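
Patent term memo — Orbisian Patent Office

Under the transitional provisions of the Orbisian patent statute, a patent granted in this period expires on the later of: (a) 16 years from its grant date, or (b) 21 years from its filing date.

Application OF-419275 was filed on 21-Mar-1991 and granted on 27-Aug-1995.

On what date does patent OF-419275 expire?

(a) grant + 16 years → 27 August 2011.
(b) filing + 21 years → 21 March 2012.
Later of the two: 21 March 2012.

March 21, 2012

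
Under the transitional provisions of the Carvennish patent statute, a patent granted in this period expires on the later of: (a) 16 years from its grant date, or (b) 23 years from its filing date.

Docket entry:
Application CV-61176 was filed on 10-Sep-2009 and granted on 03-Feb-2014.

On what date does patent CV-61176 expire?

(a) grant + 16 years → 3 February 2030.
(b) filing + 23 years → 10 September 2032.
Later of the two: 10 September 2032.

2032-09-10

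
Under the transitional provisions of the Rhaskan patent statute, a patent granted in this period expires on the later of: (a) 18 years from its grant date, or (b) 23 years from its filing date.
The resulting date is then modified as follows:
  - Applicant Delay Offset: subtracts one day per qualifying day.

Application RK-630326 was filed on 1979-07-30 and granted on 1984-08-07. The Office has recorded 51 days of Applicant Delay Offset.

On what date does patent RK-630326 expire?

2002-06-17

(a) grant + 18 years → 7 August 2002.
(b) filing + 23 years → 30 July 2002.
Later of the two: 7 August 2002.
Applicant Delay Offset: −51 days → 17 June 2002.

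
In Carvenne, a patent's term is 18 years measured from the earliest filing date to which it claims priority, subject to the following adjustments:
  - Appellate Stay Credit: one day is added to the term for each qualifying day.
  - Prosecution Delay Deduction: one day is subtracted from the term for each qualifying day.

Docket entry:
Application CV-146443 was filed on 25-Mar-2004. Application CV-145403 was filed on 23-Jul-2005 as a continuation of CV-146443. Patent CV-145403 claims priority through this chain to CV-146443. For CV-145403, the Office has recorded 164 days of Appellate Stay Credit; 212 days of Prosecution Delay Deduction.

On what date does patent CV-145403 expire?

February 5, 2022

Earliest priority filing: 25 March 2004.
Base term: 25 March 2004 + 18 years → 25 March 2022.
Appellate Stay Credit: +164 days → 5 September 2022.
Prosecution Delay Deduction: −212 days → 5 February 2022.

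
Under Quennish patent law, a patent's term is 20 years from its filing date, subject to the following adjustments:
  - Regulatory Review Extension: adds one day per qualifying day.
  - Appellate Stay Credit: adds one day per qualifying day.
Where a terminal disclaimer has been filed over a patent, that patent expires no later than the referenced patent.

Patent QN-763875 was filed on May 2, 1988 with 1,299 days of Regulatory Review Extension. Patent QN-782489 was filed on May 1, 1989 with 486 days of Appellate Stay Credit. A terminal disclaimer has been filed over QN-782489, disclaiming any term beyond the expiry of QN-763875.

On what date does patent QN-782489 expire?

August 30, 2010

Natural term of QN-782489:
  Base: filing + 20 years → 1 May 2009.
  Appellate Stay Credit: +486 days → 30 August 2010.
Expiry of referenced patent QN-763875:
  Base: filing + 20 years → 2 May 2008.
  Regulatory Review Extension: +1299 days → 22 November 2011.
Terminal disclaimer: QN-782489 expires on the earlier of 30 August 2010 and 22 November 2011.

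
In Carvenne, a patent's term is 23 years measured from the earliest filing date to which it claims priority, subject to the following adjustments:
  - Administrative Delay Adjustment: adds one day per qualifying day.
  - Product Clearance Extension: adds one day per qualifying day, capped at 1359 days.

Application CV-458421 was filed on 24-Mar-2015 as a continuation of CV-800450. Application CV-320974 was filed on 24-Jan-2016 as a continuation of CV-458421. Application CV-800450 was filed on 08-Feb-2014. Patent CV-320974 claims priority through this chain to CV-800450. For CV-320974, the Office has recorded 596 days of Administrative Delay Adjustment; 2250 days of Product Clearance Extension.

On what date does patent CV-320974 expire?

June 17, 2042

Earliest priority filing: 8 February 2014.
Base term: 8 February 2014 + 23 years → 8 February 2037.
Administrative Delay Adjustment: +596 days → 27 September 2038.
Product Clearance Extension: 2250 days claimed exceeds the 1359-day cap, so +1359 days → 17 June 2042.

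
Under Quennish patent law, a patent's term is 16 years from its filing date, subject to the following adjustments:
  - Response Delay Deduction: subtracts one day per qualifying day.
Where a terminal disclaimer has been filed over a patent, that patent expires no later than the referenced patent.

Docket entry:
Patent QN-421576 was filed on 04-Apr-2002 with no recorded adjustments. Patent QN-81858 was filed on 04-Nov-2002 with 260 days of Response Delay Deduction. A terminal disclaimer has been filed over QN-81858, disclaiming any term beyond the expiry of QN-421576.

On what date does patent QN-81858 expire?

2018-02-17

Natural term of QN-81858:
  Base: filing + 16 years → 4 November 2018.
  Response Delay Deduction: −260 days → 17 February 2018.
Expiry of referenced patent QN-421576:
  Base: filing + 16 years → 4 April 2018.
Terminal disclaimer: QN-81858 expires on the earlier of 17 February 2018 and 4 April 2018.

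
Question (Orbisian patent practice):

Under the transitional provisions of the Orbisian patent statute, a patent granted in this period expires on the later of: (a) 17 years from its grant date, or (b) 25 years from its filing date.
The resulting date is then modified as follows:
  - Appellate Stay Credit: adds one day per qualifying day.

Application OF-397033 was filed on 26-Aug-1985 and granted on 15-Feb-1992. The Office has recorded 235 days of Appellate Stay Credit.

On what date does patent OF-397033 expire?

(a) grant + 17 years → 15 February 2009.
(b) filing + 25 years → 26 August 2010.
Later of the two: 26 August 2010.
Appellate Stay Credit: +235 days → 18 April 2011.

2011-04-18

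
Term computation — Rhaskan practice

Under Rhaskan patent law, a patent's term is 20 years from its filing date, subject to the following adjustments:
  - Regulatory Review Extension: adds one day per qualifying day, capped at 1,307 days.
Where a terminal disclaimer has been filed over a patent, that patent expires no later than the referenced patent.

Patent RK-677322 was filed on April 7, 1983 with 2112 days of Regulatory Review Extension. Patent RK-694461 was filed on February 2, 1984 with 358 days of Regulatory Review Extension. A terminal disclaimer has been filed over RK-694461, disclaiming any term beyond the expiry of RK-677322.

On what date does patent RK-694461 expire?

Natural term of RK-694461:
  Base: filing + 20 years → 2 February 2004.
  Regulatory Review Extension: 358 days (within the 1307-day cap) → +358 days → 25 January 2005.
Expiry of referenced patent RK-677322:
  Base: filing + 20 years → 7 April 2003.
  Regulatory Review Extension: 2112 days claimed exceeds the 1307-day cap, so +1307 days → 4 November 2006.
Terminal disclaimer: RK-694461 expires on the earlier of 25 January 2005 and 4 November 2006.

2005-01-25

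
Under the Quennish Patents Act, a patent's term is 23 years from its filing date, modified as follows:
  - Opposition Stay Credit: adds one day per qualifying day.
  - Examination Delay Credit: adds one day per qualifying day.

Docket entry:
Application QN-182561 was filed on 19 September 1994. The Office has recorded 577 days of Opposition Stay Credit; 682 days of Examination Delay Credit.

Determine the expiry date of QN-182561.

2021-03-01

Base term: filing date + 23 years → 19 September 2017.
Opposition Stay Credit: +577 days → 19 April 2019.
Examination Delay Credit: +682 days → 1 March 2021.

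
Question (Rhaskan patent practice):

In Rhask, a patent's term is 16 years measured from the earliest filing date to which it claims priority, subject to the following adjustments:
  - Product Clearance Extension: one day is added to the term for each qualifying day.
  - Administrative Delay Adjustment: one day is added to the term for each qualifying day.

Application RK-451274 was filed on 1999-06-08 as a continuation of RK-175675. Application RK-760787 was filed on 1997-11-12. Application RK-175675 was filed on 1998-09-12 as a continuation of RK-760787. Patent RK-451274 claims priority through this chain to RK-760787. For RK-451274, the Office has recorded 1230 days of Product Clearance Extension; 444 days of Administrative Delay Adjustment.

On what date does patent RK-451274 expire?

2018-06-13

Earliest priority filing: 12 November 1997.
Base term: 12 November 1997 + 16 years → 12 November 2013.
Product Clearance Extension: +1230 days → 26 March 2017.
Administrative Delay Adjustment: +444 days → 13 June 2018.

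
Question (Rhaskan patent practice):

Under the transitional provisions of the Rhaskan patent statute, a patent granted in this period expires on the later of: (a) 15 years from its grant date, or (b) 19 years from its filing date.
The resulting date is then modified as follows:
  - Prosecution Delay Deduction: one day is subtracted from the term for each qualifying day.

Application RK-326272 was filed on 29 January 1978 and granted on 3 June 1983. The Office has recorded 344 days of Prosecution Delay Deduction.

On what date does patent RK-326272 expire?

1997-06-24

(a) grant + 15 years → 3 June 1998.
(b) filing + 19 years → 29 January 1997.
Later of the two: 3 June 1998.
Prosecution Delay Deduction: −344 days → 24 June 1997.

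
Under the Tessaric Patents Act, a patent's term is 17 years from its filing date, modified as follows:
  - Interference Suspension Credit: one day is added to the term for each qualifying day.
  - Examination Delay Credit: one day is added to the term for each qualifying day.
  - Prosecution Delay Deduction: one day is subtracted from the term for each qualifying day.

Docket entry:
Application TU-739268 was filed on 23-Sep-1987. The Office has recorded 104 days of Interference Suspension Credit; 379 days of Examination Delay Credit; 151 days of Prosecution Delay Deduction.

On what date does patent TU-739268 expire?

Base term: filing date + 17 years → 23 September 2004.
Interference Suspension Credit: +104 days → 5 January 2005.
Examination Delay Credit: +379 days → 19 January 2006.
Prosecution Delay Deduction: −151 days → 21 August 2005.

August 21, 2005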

-- -- --

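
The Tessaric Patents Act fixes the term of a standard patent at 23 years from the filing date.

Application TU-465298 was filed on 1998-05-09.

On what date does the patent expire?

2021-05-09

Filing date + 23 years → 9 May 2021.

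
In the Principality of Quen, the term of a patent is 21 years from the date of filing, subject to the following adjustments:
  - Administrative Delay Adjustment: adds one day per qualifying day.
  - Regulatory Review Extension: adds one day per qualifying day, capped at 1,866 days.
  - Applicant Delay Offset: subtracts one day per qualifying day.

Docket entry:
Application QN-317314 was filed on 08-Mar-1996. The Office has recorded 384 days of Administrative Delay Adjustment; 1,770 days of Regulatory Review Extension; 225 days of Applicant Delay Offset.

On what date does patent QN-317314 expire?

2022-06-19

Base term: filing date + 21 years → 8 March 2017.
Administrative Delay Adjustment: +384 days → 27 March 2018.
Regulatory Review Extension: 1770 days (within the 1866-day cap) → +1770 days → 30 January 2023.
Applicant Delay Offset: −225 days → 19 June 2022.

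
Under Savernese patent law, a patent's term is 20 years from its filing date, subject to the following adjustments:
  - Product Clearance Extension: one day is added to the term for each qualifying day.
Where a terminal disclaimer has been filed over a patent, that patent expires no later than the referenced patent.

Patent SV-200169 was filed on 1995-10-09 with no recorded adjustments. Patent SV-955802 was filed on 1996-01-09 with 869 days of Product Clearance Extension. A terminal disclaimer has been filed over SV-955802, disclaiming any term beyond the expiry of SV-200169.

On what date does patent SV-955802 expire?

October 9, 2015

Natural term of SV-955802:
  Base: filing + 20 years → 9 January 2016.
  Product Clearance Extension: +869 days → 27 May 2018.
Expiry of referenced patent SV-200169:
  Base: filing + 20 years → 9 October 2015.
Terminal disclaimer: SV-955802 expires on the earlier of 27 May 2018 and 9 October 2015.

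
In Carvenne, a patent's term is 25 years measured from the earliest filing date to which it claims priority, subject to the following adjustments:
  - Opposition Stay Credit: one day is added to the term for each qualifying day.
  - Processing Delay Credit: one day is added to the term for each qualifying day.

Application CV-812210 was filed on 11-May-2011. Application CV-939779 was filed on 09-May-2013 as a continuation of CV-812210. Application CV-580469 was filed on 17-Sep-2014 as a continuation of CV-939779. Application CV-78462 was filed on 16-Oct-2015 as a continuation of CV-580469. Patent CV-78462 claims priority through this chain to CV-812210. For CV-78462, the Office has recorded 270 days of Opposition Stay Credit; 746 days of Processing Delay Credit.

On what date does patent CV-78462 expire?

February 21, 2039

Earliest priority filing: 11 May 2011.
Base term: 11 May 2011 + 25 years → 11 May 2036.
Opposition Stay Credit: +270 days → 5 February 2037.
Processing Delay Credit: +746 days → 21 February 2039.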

-- -- --

Task instructions -
The lines above starting at the one that contains "Application OF-397033 was" and ending at the one that contains "Patent RK-677322 was" must be transcribed exactly, and no other lines may appear.

Written reply -
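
Application OF-397033 was filed on 26-Aug-1985 and granted on 15-Feb-1992. The Office has recorded 235 days of Appellate Stay Credit.

On what date does patent OF-397033 expire?

(a) grant + 17 years → 15 February 2009.
(b) filing + 25 years → 26 August 2010.
Later of the two: 26 August 2010.
Appellate Stay Credit: +235 days → 18 April 2011.

2011-04-18

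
Term computation — Rhaskan practice

Under Rhaskan patent law, a patent's term is 20 years from its filing date, subject to the following adjustments:
  - Regulatory Review Extension: adds one day per qualifying day, capped at 1,307 days.
Where a terminal disclaimer has been filed over a patent, that patent expires no later than the referenced patent.

Patent RK-677322 was filed on April 7, 1983 with 2112 days of Regulatory Review Extension. Patent RK-694461 was filed on February 2, 1984 with 358 days of Regulatory Review Extension. A terminal disclaimer has been filed over RK-694461, disclaiming any term beyond the expiry of RK-677322.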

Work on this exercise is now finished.